Stored items:

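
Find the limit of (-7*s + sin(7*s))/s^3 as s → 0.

Direct substitution gives 0/0.
Apply L'Hôpital: lim (7*cos(7*s) - 7)/(3*s^2), still 0/0.
Apply L'Hôpital: lim (-49*sin(7*s))/(6*s), still 0/0.
After 3 applications of L'Hôpital's rule the quotient is (-343*cos(7*s))/(6); substituting s = 0 gives -343/6.

-343/6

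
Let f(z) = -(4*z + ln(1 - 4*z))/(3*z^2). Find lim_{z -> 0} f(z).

8/3

Direct substitution gives 0/0.
Apply L'Hôpital: lim (4 - 4/(1 - 4*z))/(-6*z), still 0/0.
After 2 applications of L'Hôpital's rule the quotient is (-16/(1 - 4*z)^2)/(-6); substituting z = 0 gives 8/3.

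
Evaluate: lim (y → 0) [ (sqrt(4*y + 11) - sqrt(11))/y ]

2*√(11)/11

A 0/0 form; rationalise with √(11 + 4y) + √11. This collapses the numerator to 4y, leaving 4/(√(11 + 4y) + √11) → 4/(2√11) = 2*√(11)/11.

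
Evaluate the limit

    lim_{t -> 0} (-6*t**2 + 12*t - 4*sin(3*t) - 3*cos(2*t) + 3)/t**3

18

Substitution gives 0/0; apply L'Hôpital's rule 3 times.
After differentiating numerator and denominator 3 times the quotient is (-24*sin(2*t) + 108*cos(3*t))/(6); at t = 0 this is 18.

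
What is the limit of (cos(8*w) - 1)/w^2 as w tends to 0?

Direct substitution gives 0/0.
Apply L'Hôpital: lim (-8*sin(8*w))/(2*w), still 0/0.
After 2 applications of L'Hôpital's rule the quotient is (-64*cos(8*w))/(2); substituting w = 0 gives -32.

-32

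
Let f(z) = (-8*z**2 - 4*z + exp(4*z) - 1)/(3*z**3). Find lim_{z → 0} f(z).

Direct substitution gives 0/0.
Apply L'Hôpital: lim (-16*z + 4*e^(4*z) - 4)/(9*z^2), still 0/0.
Apply L'Hôpital: lim (16*e^(4*z) - 16)/(18*z), still 0/0.
After 3 applications of L'Hôpital's rule the quotient is (64*e^(4*z))/(18); substituting z = 0 gives 32/9.

32/9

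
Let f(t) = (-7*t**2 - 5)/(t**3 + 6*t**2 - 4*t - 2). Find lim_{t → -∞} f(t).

The denominator has degree 3 and the numerator degree 2. Dividing numerator and denominator by t^3 sends every term to 0 except the leading denominator term, so the limit is 0.

0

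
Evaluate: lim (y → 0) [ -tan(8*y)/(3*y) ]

Substitution gives 0/0.
Since tan(u)/u → 1 as u → 0, tan(8y)/(8y) → 1 and the limit is 8/(-3) = -8/3.

-8/3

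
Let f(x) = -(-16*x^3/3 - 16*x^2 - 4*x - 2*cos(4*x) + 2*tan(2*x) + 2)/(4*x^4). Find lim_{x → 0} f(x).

Substitution gives 0/0 (the numerator vanishes to order 4).
Expand each term to order x^4: the coefficient of x^4 in -2·cos(4x) is -64/3 and in 2·tan(2x) is 0.
Lower-order terms cancel with the polynomial part, so the numerator is (-64/3)·x^4 + o(x^4), and the limit is (-64/3)/(-4) = 16/3.

16/3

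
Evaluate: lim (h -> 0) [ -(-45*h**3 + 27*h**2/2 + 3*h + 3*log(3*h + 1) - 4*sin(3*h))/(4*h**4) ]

243/16

Substitution gives 0/0; apply L'Hôpital's rule 4 times.
After differentiating numerator and denominator 4 times the quotient is (-324*sin(3*h) - 1458/(3*h + 1)^4)/(-96); at h = 0 this is 243/16.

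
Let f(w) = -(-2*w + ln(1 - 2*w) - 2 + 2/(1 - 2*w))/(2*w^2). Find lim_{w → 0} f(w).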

> **GOAL OF THE EXERCISE**:
The entries above, copied exactly, form the whole answer.

> **THE ANSWER**:
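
Find the limit of (-7*s + sin(7*s))/s^3 as s → 0.

Direct substitution gives 0/0.
Apply L'Hôpital: lim (7*cos(7*s) - 7)/(3*s^2), still 0/0.
Apply L'Hôpital: lim (-49*sin(7*s))/(6*s), still 0/0.
After 3 applications of L'Hôpital's rule the quotient is (-343*cos(7*s))/(6); substituting s = 0 gives -343/6.

-343/6

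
Let f(z) = -(4*z + ln(1 - 4*z))/(3*z^2). Find lim_{z -> 0} f(z).

8/3

Direct substitution gives 0/0.
Apply L'Hôpital: lim (4 - 4/(1 - 4*z))/(-6*z), still 0/0.
After 2 applications of L'Hôpital's rule the quotient is (-16/(1 - 4*z)^2)/(-6); substituting z = 0 gives 8/3.

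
Evaluate: lim (y → 0) [ (sqrt(4*y + 11) - sqrt(11))/y ]

2*√(11)/11

A 0/0 form; rationalise with √(11 + 4y) + √11. This collapses the numerator to 4y, leaving 4/(√(11 + 4y) + √11) → 4/(2√11) = 2*√(11)/11.

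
Evaluate the limit

    lim_{t -> 0} (-6*t**2 + 12*t - 4*sin(3*t) - 3*cos(2*t) + 3)/t**3

18

Substitution gives 0/0; apply L'Hôpital's rule 3 times.
After differentiating numerator and denominator 3 times the quotient is (-24*sin(2*t) + 108*cos(3*t))/(6); at t = 0 this is 18.

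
What is the limit of (cos(8*w) - 1)/w^2 as w tends to 0?

Direct substitution gives 0/0.
Apply L'Hôpital: lim (-8*sin(8*w))/(2*w), still 0/0.
After 2 applications of L'Hôpital's rule the quotient is (-64*cos(8*w))/(2); substituting w = 0 gives -32.

-32

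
Let f(z) = (-8*z**2 - 4*z + exp(4*z) - 1)/(3*z**3). Find lim_{z → 0} f(z).

Direct substitution gives 0/0.
Apply L'Hôpital: lim (-16*z + 4*e^(4*z) - 4)/(9*z^2), still 0/0.
Apply L'Hôpital: lim (16*e^(4*z) - 16)/(18*z), still 0/0.
After 3 applications of L'Hôpital's rule the quotient is (64*e^(4*z))/(18); substituting z = 0 gives 32/9.

32/9

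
Let f(t) = (-7*t**2 - 5)/(t**3 + 6*t**2 - 4*t - 2). Find lim_{t → -∞} f(t).

The denominator has degree 3 and the numerator degree 2. Dividing numerator and denominator by t^3 sends every term to 0 except the leading denominator term, so the limit is 0.

0

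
Evaluate: lim (y → 0) [ -tan(8*y)/(3*y) ]

Substitution gives 0/0.
Since tan(u)/u → 1 as u → 0, tan(8y)/(8y) → 1 and the limit is 8/(-3) = -8/3.

-8/3

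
Let f(x) = -(-16*x^3/3 - 16*x^2 - 4*x - 2*cos(4*x) + 2*tan(2*x) + 2)/(4*x^4). Find lim_{x → 0} f(x).

Substitution gives 0/0 (the numerator vanishes to order 4).
Expand each term to order x^4: the coefficient of x^4 in -2·cos(4x) is -64/3 and in 2·tan(2x) is 0.
Lower-order terms cancel with the polynomial part, so the numerator is (-64/3)·x^4 + o(x^4), and the limit is (-64/3)/(-4) = 16/3.

16/3

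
Evaluate: lim (h -> 0) [ -(-45*h**3 + 27*h**2/2 + 3*h + 3*log(3*h + 1) - 4*sin(3*h))/(4*h**4) ]

243/16

Substitution gives 0/0; apply L'Hôpital's rule 4 times.
After differentiating numerator and denominator 4 times the quotient is (-324*sin(3*h) - 1458/(3*h + 1)^4)/(-96); at h = 0 this is 243/16.

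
Let f(w) = -(-2*w + ln(1 - 2*w) - 2 + 2/(1 - 2*w))/(2*w^2). Find lim_{w → 0} f(w).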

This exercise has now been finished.